■ **Task to complete**:
Across the records below, how many lines include the string "moving"? Respond with the number only.
*** Records for the task ***
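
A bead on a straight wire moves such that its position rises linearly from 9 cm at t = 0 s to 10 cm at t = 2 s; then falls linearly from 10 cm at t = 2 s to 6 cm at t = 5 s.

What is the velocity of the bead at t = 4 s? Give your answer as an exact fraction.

Velocity is the slope of the x-t graph on 2–5 s: (6 − 10)/(5 − 2) = -4/3 cm/s.

-4/3 cm/s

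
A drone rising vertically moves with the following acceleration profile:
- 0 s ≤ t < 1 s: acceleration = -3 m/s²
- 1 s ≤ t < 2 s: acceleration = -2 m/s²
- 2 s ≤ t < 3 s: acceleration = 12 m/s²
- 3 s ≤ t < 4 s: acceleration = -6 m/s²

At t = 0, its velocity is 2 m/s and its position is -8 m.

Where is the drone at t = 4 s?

On each constant-a segment, Δv = aΔt and Δx = v₀Δt + ½aΔt²; chain segment to segment.
0–1 s: v starts 2 m/s; Δx = 2·1 + ½·-3·1² = 0.5 m; v ends -1 m/s.
1–2 s: v starts -1 m/s; Δx = -1·1 + ½·-2·1² = -2 m; v ends -3 m/s.
2–3 s: v starts -3 m/s; Δx = -3·1 + ½·12·1² = 3 m; v ends 9 m/s.
3–4 s: v starts 9 m/s; Δx = 9·1 + ½·-6·1² = 6 m; v ends 3 m/s.
x(4) = -8 + Σ Δx = -0.5 m.

-0.5 m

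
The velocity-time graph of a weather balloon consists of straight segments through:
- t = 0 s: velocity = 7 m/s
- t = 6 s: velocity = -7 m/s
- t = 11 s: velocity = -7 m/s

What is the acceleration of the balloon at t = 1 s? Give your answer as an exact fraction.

Acceleration is the slope of the v-t graph on 0–6 s: (-7 − 7)/(6 − 0) = -7/3 m/s².

-7/3 m/s²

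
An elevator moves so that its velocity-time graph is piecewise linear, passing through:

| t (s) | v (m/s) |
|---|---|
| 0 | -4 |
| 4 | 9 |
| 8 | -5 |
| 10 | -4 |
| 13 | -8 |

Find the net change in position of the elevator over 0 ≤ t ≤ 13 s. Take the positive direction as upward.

-9 m

Displacement is the signed area under the v-t curve.
0–4 s: ½(-4 + 9)(4) = 10 m
4–8 s: ½(9 + -5)(4) = 8 m
8–10 s: ½(-5 + -4)(2) = -9 m
10–13 s: ½(-4 + -8)(3) = -18 m
Net displacement = -9 m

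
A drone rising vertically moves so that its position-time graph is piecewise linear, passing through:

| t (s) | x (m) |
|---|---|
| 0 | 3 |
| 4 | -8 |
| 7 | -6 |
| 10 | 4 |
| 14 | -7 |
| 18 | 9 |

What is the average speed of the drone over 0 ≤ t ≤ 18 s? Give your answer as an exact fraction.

Average speed = (total path length)/(elapsed time); on a piecewise-linear x-t graph the path length is Σ|Δx|.
0–4 s: |Δx| = |-8 − 3| = 11 m
4–7 s: |Δx| = |-6 − -8| = 2 m
7–10 s: |Δx| = |4 − -6| = 10 m
10–14 s: |Δx| = |-7 − 4| = 11 m
14–18 s: |Δx| = |9 − -7| = 16 m
Total path = 50 m; average speed = 50/18 = 25/9 m/s.

25/9 m/s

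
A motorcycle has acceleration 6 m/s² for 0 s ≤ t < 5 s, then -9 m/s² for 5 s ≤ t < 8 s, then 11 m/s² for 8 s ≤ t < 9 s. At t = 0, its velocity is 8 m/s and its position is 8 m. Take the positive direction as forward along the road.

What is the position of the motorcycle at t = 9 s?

On each constant-a segment, Δv = aΔt and Δx = v₀Δt + ½aΔt²; chain segment to segment.
0–5 s: v starts 8 m/s; Δx = 8·5 + ½·6·5² = 115 m; v ends 38 m/s.
5–8 s: v starts 38 m/s; Δx = 38·3 + ½·-9·3² = 73.5 m; v ends 11 m/s.
8–9 s: v starts 11 m/s; Δx = 11·1 + ½·11·1² = 16.5 m; v ends 22 m/s.
x(9) = 8 + Σ Δx = 213 m.

213 m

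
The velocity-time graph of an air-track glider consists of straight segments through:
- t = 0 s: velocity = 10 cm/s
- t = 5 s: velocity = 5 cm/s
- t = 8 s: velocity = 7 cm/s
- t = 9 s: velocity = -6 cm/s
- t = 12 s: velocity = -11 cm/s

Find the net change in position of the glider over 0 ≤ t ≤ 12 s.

Displacement is the signed area under the v-t curve.
0–5 s: ½(10 + 5)(5) = 37.5 cm
5–8 s: ½(5 + 7)(3) = 18 cm
8–9 s: ½(7 + -6)(1) = 0.5 cm
9–12 s: ½(-6 + -11)(3) = -25.5 cm
Net displacement = 30.5 cm

30.5 cm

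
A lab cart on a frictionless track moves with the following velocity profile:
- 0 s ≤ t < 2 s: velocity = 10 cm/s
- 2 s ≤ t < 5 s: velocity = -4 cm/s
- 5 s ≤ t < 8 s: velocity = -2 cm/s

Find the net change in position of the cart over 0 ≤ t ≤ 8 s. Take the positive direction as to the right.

2 cm

Displacement is the signed area under the v-t curve.
0–2 s: 10 × 2 = 20 cm
2–5 s: -4 × 3 = -12 cm
5–8 s: -2 × 3 = -6 cm
Net displacement = 2 cm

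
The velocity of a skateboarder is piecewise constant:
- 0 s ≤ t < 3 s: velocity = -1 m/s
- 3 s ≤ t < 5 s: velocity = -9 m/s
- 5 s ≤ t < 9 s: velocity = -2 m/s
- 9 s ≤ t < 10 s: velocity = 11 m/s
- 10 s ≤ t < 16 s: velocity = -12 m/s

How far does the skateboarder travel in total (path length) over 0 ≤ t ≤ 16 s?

112 m

Total distance travelled is ∫|v| dt — sum the magnitudes of each area piece.
0–3 s: |-1| × 3 = 3 m
3–5 s: |-9| × 2 = 18 m
5–9 s: |-2| × 4 = 8 m
9–10 s: |11| × 1 = 11 m
10–16 s: |-12| × 6 = 72 m
Total distance = 112 m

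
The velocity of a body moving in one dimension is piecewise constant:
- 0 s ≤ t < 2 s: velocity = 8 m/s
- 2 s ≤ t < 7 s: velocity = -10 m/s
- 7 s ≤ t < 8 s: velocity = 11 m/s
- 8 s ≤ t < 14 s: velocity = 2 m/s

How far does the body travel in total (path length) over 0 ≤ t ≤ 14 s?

Distance (not displacement) is the total path length: add the absolute areas under v-t.
0–2 s: |8| × 2 = 16 m
2–7 s: |-10| × 5 = 50 m
7–8 s: |11| × 1 = 11 m
8–14 s: |2| × 6 = 12 m
Total distance = 89 m

89 m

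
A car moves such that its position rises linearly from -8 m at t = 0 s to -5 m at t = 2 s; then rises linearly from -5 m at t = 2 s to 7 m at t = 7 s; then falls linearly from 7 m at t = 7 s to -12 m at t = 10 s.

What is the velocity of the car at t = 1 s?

Velocity is the slope of the x-t graph on 0–2 s: (-5 − -8)/(2 − 0) = 1.5 m/s.

1.5 m/s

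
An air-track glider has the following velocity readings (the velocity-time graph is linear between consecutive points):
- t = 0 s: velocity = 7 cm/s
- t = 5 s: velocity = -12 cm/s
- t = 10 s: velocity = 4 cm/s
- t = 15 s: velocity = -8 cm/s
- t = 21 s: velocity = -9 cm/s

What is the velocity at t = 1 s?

On 0–5 s the graph is linear from 7 to -12 cm/s: v(1) = 7 + (-12 − 7)·(1 − 0)/(5 − 0) = 3.2 cm/s.

3.2 cm/s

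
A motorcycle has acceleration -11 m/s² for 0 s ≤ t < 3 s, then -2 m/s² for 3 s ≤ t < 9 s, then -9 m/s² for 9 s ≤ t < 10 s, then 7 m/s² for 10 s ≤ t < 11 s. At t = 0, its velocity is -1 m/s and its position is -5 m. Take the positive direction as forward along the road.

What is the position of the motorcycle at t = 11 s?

-399.5 m

On each constant-a segment, Δv = aΔt and Δx = v₀Δt + ½aΔt²; chain segment to segment.
0–3 s: v starts -1 m/s; Δx = -1·3 + ½·-11·3² = -52.5 m; v ends -34 m/s.
3–9 s: v starts -34 m/s; Δx = -34·6 + ½·-2·6² = -240 m; v ends -46 m/s.
9–10 s: v starts -46 m/s; Δx = -46·1 + ½·-9·1² = -50.5 m; v ends -55 m/s.
10–11 s: v starts -55 m/s; Δx = -55·1 + ½·7·1² = -51.5 m; v ends -48 m/s.
x(11) = -5 + Σ Δx = -399.5 m.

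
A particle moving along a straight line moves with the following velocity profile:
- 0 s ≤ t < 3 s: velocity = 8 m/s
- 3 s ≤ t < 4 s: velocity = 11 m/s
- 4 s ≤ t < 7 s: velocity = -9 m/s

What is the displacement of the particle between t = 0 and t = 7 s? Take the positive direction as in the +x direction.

Displacement is the signed area under the v-t curve.
0–3 s: 8 × 3 = 24 m
3–4 s: 11 × 1 = 11 m
4–7 s: -9 × 3 = -27 m
Net displacement = 8 m

8 m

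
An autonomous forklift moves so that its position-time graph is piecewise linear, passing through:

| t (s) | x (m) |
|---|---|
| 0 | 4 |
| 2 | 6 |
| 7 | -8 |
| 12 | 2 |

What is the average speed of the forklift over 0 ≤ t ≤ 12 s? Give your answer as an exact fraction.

Average speed = (total path length)/(elapsed time); on a piecewise-linear x-t graph the path length is Σ|Δx|.
0–2 s: |Δx| = |6 − 4| = 2 m
2–7 s: |Δx| = |-8 − 6| = 14 m
7–12 s: |Δx| = |2 − -8| = 10 m
Total path = 26 m; average speed = 26/12 = 13/6 m/s.

13/6 m/s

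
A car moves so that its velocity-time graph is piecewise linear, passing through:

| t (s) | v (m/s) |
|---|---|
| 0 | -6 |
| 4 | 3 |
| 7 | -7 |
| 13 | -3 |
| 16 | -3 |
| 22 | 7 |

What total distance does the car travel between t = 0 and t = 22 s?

75.1 m

Total distance travelled is ∫|v| dt — sum the magnitudes of each area piece.
0–4 s: v = 0 at t = 8/3 s; triangle areas 8 + 2 = 10 m
4–7 s: v = 0 at t = 4.9 s; triangle areas 1.35 + 7.35 = 8.7 m
7–13 s: |½(-7 + -3)(6)| = 30 m
13–16 s: |-3| × 3 = 9 m
16–22 s: v = 0 at t = 17.8 s; triangle areas 2.7 + 14.7 = 17.4 m
Total distance = 75.1 m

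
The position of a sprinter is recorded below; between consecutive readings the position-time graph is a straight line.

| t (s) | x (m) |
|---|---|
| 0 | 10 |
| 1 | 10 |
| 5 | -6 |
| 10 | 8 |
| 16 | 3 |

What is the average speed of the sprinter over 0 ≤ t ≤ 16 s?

Average speed = (total path length)/(elapsed time); on a piecewise-linear x-t graph the path length is Σ|Δx|.
0–1 s: |Δx| = |10 − 10| = 0 m
1–5 s: |Δx| = |-6 − 10| = 16 m
5–10 s: |Δx| = |8 − -6| = 14 m
10–16 s: |Δx| = |3 − 8| = 5 m
Total path = 35 m; average speed = 35/16 = 2.1875 m/s.

2.1875 m/s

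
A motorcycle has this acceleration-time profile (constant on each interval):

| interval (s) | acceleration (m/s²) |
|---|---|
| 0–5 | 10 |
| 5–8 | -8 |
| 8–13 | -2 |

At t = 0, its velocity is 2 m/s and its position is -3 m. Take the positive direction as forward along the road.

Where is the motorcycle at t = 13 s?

On each constant-a segment, Δv = aΔt and Δx = v₀Δt + ½aΔt²; chain segment to segment.
0–5 s: v starts 2 m/s; Δx = 2·5 + ½·10·5² = 135 m; v ends 52 m/s.
5–8 s: v starts 52 m/s; Δx = 52·3 + ½·-8·3² = 120 m; v ends 28 m/s.
8–13 s: v starts 28 m/s; Δx = 28·5 + ½·-2·5² = 115 m; v ends 18 m/s.
x(13) = -3 + Σ Δx = 367 m.

367 m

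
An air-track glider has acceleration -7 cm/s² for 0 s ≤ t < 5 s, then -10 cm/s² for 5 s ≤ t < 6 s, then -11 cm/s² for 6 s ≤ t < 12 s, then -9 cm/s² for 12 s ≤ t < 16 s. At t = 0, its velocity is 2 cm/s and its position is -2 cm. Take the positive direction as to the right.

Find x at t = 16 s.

-1081.5 cm

On each constant-a segment, Δv = aΔt and Δx = v₀Δt + ½aΔt²; chain segment to segment.
0–5 s: v starts 2 cm/s; Δx = 2·5 + ½·-7·5² = -77.5 cm; v ends -33 cm/s.
5–6 s: v starts -33 cm/s; Δx = -33·1 + ½·-10·1² = -38 cm; v ends -43 cm/s.
6–12 s: v starts -43 cm/s; Δx = -43·6 + ½·-11·6² = -456 cm; v ends -109 cm/s.
12–16 s: v starts -109 cm/s; Δx = -109·4 + ½·-9·4² = -508 cm; v ends -145 cm/s.
x(16) = -2 + Σ Δx = -1081.5 cm.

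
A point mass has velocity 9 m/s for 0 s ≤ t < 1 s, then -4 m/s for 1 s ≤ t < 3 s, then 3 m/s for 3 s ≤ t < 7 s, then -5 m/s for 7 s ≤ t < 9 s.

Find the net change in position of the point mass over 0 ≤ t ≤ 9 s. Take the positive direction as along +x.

Net displacement equals the area under the velocity-time graph (areas below the axis count negative).
0–1 s: 9 × 1 = 9 m
1–3 s: -4 × 2 = -8 m
3–7 s: 3 × 4 = 12 m
7–9 s: -5 × 2 = -10 m
Net displacement = 3 m

3 m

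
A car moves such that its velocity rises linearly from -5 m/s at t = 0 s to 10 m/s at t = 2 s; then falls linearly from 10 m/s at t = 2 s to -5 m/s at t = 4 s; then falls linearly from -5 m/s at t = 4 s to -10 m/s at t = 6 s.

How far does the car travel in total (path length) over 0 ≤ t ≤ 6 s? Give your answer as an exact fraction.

95/3 m

Total distance travelled is ∫|v| dt — sum the magnitudes of each area piece.
0–2 s: v = 0 at t = 2/3 s; triangle areas 5/3 + 20/3 = 25/3 m
2–4 s: v = 0 at t = 10/3 s; triangle areas 20/3 + 5/3 = 25/3 m
4–6 s: |½(-5 + -10)(2)| = 15 m
Total distance = 95/3 m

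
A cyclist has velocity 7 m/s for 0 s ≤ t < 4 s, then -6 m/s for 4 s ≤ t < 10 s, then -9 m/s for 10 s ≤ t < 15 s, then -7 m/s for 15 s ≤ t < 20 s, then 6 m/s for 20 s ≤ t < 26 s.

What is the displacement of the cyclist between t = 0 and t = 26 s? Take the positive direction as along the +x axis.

Net displacement equals the area under the velocity-time graph (areas below the axis count negative).
0–4 s: 7 × 4 = 28 m
4–10 s: -6 × 6 = -36 m
10–15 s: -9 × 5 = -45 m
15–20 s: -7 × 5 = -35 m
20–26 s: 6 × 6 = 36 m
Net displacement = -52 m

-52 m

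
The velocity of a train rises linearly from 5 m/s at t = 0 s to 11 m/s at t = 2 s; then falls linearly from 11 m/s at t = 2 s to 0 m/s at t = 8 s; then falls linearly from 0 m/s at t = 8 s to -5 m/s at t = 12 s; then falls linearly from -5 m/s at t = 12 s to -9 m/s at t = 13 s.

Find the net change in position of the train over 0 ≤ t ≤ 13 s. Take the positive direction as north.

Displacement is the signed area under the v-t curve.
0–2 s: ½(5 + 11)(2) = 16 m
2–8 s: ½(11 + 0)(6) = 33 m
8–12 s: ½(0 + -5)(4) = -10 m
12–13 s: ½(-5 + -9)(1) = -7 m
Net displacement = 32 m

32 m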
*** End of Records for the task ***
■ **Response**:
2